(What is needed)
Without leaving anything out, print every line of the data.

(Data under study)
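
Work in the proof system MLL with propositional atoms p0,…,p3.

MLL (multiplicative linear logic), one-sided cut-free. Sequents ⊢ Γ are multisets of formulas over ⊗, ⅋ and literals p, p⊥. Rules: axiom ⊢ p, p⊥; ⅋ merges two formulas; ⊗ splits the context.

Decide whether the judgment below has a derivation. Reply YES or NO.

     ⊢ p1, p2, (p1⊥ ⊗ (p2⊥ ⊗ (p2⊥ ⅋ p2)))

Derivation (root first):
[⊗]  ⊢ p1, p2, (p1⊥ ⊗ (p2⊥ ⊗ (p2⊥ ⅋ p2)))
  [Ax]  ⊢ p1, p1⊥
  [⊗]  ⊢ p2, (p2⊥ ⊗ (p2⊥ ⅋ p2))
    [Ax]  ⊢ p2, p2⊥
    [⅋]  ⊢ (p2⊥ ⅋ p2)
      [Ax]  ⊢ p2, p2⊥

Result: YES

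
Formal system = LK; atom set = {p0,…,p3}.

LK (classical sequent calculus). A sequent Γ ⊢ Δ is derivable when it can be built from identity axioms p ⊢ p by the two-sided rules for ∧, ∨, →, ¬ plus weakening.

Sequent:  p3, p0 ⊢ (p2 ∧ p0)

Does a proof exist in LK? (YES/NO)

Enumerate valuations to refute Γ ⊢ Δ:
  v=0000: Γ:[p3=F, p0=F] Δ:[(p2 ∧ p0)=F] refutes=False
  v=0001: Γ:[p3=T, p0=F] Δ:[(p2 ∧ p0)=F] refutes=False
  v=0010: Γ:[p3=F, p0=F] Δ:[(p2 ∧ p0)=F] refutes=False
  v=0011: Γ:[p3=T, p0=F] Δ:[(p2 ∧ p0)=F] refutes=False
  v=0100: Γ:[p3=F, p0=F] Δ:[(p2 ∧ p0)=F] refutes=False
  v=0101: Γ:[p3=T, p0=F] Δ:[(p2 ∧ p0)=F] refutes=False
  v=0110: Γ:[p3=F, p0=F] Δ:[(p2 ∧ p0)=F] refutes=False
  v=0111: Γ:[p3=T, p0=F] Δ:[(p2 ∧ p0)=F] refutes=False
  v=1000: Γ:[p3=F, p0=T] Δ:[(p2 ∧ p0)=F] refutes=False
  v=1001: Γ:[p3=T, p0=T] Δ:[(p2 ∧ p0)=F] refutes=True  ← countermodel

Result: NO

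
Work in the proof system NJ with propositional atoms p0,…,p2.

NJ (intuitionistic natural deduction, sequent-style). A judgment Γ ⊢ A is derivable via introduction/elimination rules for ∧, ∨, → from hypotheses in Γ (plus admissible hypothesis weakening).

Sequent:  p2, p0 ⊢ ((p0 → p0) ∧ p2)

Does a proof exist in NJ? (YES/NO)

Derivation trace:
[∧I] p2, p0 ⊢ ((p0 → p0) ∧ p2)
  [Wk] p0 ⊢ (p0 → p0)
    [→I]  ⊢ (p0 → p0)
      [Ax] p0 ⊢ p0
  [Ax] p2 ⊢ p2

Result: YES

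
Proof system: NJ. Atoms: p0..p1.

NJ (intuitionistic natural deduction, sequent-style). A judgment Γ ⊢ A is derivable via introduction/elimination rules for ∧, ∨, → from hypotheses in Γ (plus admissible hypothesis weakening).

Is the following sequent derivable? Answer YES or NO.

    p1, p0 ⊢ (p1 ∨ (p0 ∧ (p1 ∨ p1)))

Proof tree:
[∨I₂] p1, p0 ⊢ (p1 ∨ (p0 ∧ (p1 ∨ p1)))
  [∧I] p1, p0 ⊢ (p0 ∧ (p1 ∨ p1))
    [Ax] p0 ⊢ p0
    [∨I₁] p1 ⊢ (p1 ∨ p1)
      [Ax] p1 ⊢ p1

Result: YES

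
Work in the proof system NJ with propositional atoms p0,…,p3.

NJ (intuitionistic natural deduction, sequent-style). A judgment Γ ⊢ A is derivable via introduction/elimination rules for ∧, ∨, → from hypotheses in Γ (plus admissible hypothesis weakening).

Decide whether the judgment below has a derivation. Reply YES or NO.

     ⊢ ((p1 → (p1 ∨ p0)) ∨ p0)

Derivation trace:
[∨I₁]  ⊢ ((p1 → (p1 ∨ p0)) ∨ p0)
  [→I]  ⊢ (p1 → (p1 ∨ p0))
    [∨I₁] p1 ⊢ (p1 ∨ p0)
      [Ax] p1 ⊢ p1

Result: YES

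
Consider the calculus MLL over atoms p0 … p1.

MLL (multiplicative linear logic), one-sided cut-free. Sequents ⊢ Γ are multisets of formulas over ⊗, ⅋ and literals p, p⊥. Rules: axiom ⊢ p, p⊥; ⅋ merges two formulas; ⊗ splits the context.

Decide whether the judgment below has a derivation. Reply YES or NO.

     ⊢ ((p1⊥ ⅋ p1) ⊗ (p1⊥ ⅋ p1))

Derivation (root first):
[⊗]  ⊢ ((p1⊥ ⅋ p1) ⊗ (p1⊥ ⅋ p1))
  [⅋]  ⊢ (p1⊥ ⅋ p1)
    [Ax]  ⊢ p1, p1⊥
  [⅋]  ⊢ (p1⊥ ⅋ p1)
    [Ax]  ⊢ p1, p1⊥

Result: YES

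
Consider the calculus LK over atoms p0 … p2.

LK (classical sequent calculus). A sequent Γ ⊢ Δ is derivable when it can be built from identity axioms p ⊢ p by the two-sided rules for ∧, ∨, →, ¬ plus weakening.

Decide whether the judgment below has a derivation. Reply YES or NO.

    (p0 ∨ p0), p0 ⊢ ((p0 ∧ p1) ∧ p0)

Enumerate valuations to refute Γ ⊢ Δ:
  v=000: Γ:[(p0 ∨ p0)=F, p0=F] Δ:[((p0 ∧ p1) ∧ p0)=F] refutes=False
  v=001: Γ:[(p0 ∨ p0)=F, p0=F] Δ:[((p0 ∧ p1) ∧ p0)=F] refutes=False
  v=010: Γ:[(p0 ∨ p0)=F, p0=F] Δ:[((p0 ∧ p1) ∧ p0)=F] refutes=False
  v=011: Γ:[(p0 ∨ p0)=F, p0=F] Δ:[((p0 ∧ p1) ∧ p0)=F] refutes=False
  v=100: Γ:[(p0 ∨ p0)=T, p0=T] Δ:[((p0 ∧ p1) ∧ p0)=F] refutes=True  ← countermodel

Result: NO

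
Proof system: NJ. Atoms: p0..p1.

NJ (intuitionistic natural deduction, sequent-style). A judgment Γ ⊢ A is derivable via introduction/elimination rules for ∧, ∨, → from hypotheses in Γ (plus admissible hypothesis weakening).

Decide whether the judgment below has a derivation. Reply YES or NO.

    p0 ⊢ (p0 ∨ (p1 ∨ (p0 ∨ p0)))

Derivation trace:
[∨I₂] p0 ⊢ (p0 ∨ (p1 ∨ (p0 ∨ p0)))
  [∨I₂] p0 ⊢ (p1 ∨ (p0 ∨ p0))
    [∨I₂] p0 ⊢ (p0 ∨ p0)
      [Ax] p0 ⊢ p0

Result: YES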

(Task response)
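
Work in the proof system MLL with propositional atoms p0,…,p3.

MLL (multiplicative linear logic), one-sided cut-free. Sequents ⊢ Γ are multisets of formulas over ⊗, ⅋ and literals p, p⊥. Rules: axiom ⊢ p, p⊥; ⅋ merges two formulas; ⊗ splits the context.

Decide whether the judgment below has a derivation. Reply YES or NO.

     ⊢ p1, p2, (p1⊥ ⊗ (p2⊥ ⊗ (p2⊥ ⅋ p2)))

Derivation (root first):
[⊗]  ⊢ p1, p2, (p1⊥ ⊗ (p2⊥ ⊗ (p2⊥ ⅋ p2)))
  [Ax]  ⊢ p1, p1⊥
  [⊗]  ⊢ p2, (p2⊥ ⊗ (p2⊥ ⅋ p2))
    [Ax]  ⊢ p2, p2⊥
    [⅋]  ⊢ (p2⊥ ⅋ p2)
      [Ax]  ⊢ p2, p2⊥

Result: YES

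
Formal system = LK; atom set = {p0,…,p3}.

LK (classical sequent calculus). A sequent Γ ⊢ Δ is derivable when it can be built from identity axioms p ⊢ p by the two-sided rules for ∧, ∨, →, ¬ plus weakening.

Sequent:  p3, p0 ⊢ (p2 ∧ p0)

Does a proof exist in LK? (YES/NO)

Enumerate valuations to refute Γ ⊢ Δ:
  v=0000: Γ:[p3=F, p0=F] Δ:[(p2 ∧ p0)=F] refutes=False
  v=0001: Γ:[p3=T, p0=F] Δ:[(p2 ∧ p0)=F] refutes=False
  v=0010: Γ:[p3=F, p0=F] Δ:[(p2 ∧ p0)=F] refutes=False
  v=0011: Γ:[p3=T, p0=F] Δ:[(p2 ∧ p0)=F] refutes=False
  v=0100: Γ:[p3=F, p0=F] Δ:[(p2 ∧ p0)=F] refutes=False
  v=0101: Γ:[p3=T, p0=F] Δ:[(p2 ∧ p0)=F] refutes=False
  v=0110: Γ:[p3=F, p0=F] Δ:[(p2 ∧ p0)=F] refutes=False
  v=0111: Γ:[p3=T, p0=F] Δ:[(p2 ∧ p0)=F] refutes=False
  v=1000: Γ:[p3=F, p0=T] Δ:[(p2 ∧ p0)=F] refutes=False
  v=1001: Γ:[p3=T, p0=T] Δ:[(p2 ∧ p0)=F] refutes=True  ← countermodel

Result: NO

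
Work in the proof system NJ with propositional atoms p0,…,p2.

NJ (intuitionistic natural deduction, sequent-style). A judgment Γ ⊢ A is derivable via introduction/elimination rules for ∧, ∨, → from hypotheses in Γ (plus admissible hypothesis weakening).

Sequent:  p2, p0 ⊢ ((p0 → p0) ∧ p2)

Does a proof exist in NJ? (YES/NO)

Derivation trace:
[∧I] p2, p0 ⊢ ((p0 → p0) ∧ p2)
  [Wk] p0 ⊢ (p0 → p0)
    [→I]  ⊢ (p0 → p0)
      [Ax] p0 ⊢ p0
  [Ax] p2 ⊢ p2

Result: YES

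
Proof system: NJ. Atoms: p0..p1.

NJ (intuitionistic natural deduction, sequent-style). A judgment Γ ⊢ A is derivable via introduction/elimination rules for ∧, ∨, → from hypotheses in Γ (plus admissible hypothesis weakening).

Is the following sequent derivable? Answer YES or NO.

    p1, p0 ⊢ (p1 ∨ (p0 ∧ (p1 ∨ p1)))

Proof tree:
[∨I₂] p1, p0 ⊢ (p1 ∨ (p0 ∧ (p1 ∨ p1)))
  [∧I] p1, p0 ⊢ (p0 ∧ (p1 ∨ p1))
    [Ax] p0 ⊢ p0
    [∨I₁] p1 ⊢ (p1 ∨ p1)
      [Ax] p1 ⊢ p1

Result: YES

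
Work in the proof system NJ with propositional atoms p0,…,p3.

NJ (intuitionistic natural deduction, sequent-style). A judgment Γ ⊢ A is derivable via introduction/elimination rules for ∧, ∨, → from hypotheses in Γ (plus admissible hypothesis weakening).

Decide whether the judgment below has a derivation. Reply YES or NO.

     ⊢ ((p1 → (p1 ∨ p0)) ∨ p0)

Derivation trace:
[∨I₁]  ⊢ ((p1 → (p1 ∨ p0)) ∨ p0)
  [→I]  ⊢ (p1 → (p1 ∨ p0))
    [∨I₁] p1 ⊢ (p1 ∨ p0)
      [Ax] p1 ⊢ p1

Result: YES

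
Consider the calculus MLL over atoms p0 … p1.

MLL (multiplicative linear logic), one-sided cut-free. Sequents ⊢ Γ are multisets of formulas over ⊗, ⅋ and literals p, p⊥. Rules: axiom ⊢ p, p⊥; ⅋ merges two formulas; ⊗ splits the context.

Decide whether the judgment below has a derivation. Reply YES or NO.

     ⊢ ((p1⊥ ⅋ p1) ⊗ (p1⊥ ⅋ p1))

Derivation (root first):
[⊗]  ⊢ ((p1⊥ ⅋ p1) ⊗ (p1⊥ ⅋ p1))
  [⅋]  ⊢ (p1⊥ ⅋ p1)
    [Ax]  ⊢ p1, p1⊥
  [⅋]  ⊢ (p1⊥ ⅋ p1)
    [Ax]  ⊢ p1, p1⊥

Result: YES

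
Consider the calculus LK over atoms p0 … p2.

LK (classical sequent calculus). A sequent Γ ⊢ Δ is derivable when it can be built from identity axioms p ⊢ p by the two-sided rules for ∧, ∨, →, ¬ plus weakening.

Decide whether the judgment below has a derivation. Reply YES or NO.

    (p0 ∨ p0), p0 ⊢ ((p0 ∧ p1) ∧ p0)

Enumerate valuations to refute Γ ⊢ Δ:
  v=000: Γ:[(p0 ∨ p0)=F, p0=F] Δ:[((p0 ∧ p1) ∧ p0)=F] refutes=False
  v=001: Γ:[(p0 ∨ p0)=F, p0=F] Δ:[((p0 ∧ p1) ∧ p0)=F] refutes=False
  v=010: Γ:[(p0 ∨ p0)=F, p0=F] Δ:[((p0 ∧ p1) ∧ p0)=F] refutes=False
  v=011: Γ:[(p0 ∨ p0)=F, p0=F] Δ:[((p0 ∧ p1) ∧ p0)=F] refutes=False
  v=100: Γ:[(p0 ∨ p0)=T, p0=T] Δ:[((p0 ∧ p1) ∧ p0)=F] refutes=True  ← countermodel

Result: NO

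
Proof system: NJ. Atoms: p0..p1.

NJ (intuitionistic natural deduction, sequent-style). A judgment Γ ⊢ A is derivable via introduction/elimination rules for ∧, ∨, → from hypotheses in Γ (plus admissible hypothesis weakening).

Decide whether the judgment below has a derivation. Reply YES or NO.

    p0 ⊢ (p0 ∨ (p1 ∨ (p0 ∨ p0)))

Derivation trace:
[∨I₂] p0 ⊢ (p0 ∨ (p1 ∨ (p0 ∨ p0)))
  [∨I₂] p0 ⊢ (p1 ∨ (p0 ∨ p0))
    [∨I₂] p0 ⊢ (p0 ∨ p0)
      [Ax] p0 ⊢ p0

Result: YES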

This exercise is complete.